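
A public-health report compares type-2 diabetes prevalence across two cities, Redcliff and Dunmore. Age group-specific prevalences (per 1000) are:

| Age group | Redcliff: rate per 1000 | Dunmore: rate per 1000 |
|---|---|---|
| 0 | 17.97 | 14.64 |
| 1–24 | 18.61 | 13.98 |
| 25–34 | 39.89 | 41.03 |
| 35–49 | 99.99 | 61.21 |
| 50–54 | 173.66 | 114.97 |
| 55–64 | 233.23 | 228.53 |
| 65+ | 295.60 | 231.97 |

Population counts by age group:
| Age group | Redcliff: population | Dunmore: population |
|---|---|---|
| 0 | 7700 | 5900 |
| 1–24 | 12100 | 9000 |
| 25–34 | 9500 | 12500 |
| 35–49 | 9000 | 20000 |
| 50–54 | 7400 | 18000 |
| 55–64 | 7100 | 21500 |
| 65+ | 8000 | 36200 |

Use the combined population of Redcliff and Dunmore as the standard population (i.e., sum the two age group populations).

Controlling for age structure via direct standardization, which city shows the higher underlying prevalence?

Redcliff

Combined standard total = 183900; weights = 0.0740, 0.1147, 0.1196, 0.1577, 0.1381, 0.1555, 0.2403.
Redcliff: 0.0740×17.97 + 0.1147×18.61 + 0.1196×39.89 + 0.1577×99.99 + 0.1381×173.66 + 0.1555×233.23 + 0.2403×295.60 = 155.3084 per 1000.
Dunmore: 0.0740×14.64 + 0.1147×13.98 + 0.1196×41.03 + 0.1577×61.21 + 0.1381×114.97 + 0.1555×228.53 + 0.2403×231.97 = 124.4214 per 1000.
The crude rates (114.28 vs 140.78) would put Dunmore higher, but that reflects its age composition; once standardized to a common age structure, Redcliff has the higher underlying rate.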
▬▬▬▬▬▬
### PROBLEM STATEMENT
Set down nothing but the lines from the one containing "8000 | 36200 |" through the end of the entries above, exactly as written, both ends counted.

### WRITTEN RESPONSE
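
| 65+ | 8000 | 36200 |

Use the combined population of Redcliff and Dunmore as the standard population (i.e., sum the two age group populations).

Controlling for age structure via direct standardization, which city shows the higher underlying prevalence?

Redcliff

Combined standard total = 183900; weights = 0.0740, 0.1147, 0.1196, 0.1577, 0.1381, 0.1555, 0.2403.
Redcliff: 0.0740×17.97 + 0.1147×18.61 + 0.1196×39.89 + 0.1577×99.99 + 0.1381×173.66 + 0.1555×233.23 + 0.2403×295.60 = 155.3084 per 1000.
Dunmore: 0.0740×14.64 + 0.1147×13.98 + 0.1196×41.03 + 0.1577×61.21 + 0.1381×114.97 + 0.1555×228.53 + 0.2403×231.97 = 124.4214 per 1000.
The crude rates (114.28 vs 140.78) would put Dunmore higher, but that reflects its age composition; once standardized to a common age structure, Redcliff has the higher underlying rate.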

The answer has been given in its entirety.